> _WORK TO COMPLETE_
In this exercise, each record below is to be written out again exactly.

> _RECORDS SUPPLIED_
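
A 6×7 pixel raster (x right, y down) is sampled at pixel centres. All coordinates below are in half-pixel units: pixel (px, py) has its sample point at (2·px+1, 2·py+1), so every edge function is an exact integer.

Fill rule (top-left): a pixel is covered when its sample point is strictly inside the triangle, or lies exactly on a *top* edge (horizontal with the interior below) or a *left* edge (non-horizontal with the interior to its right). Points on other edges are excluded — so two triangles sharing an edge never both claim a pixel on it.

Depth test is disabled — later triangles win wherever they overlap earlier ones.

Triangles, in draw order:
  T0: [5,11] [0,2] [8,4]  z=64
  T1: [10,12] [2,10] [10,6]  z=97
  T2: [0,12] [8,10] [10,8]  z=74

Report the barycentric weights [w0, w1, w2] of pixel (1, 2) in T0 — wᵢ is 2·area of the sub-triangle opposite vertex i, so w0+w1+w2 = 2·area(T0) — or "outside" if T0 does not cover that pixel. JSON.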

> _EXERCISE RESPONSE_
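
A 6×7 pixel raster (x right, y down) is sampled at pixel centres. All coordinates below are in half-pixel units: pixel (px, py) has its sample point at (2·px+1, 2·py+1), so every edge function is an exact integer.

Fill rule (top-left): a pixel is covered when its sample point is strictly inside the triangle, or lies exactly on a *top* edge (horizontal with the interior below) or a *left* edge (non-horizontal with the interior to its right). Points on other edges are excluded — so two triangles sharing an edge never both claim a pixel on it.

Depth test is disabled — later triangles win wherever they overlap earlier ones.

Triangles, in draw order:
  T0: [5,11] [0,2] [8,4]  z=64
  T1: [10,12] [2,10] [10,6]  z=97
  T2: [0,12] [8,10] [10,8]  z=74

Report the barycentric weights [w0, w1, w2] of pixel (1, 2) in T0 — wᵢ is 2·area of the sub-triangle opposite vertex i, so w0+w1+w2 = 2·area(T0) — or "outside" if T0 does not cover that pixel. JSON.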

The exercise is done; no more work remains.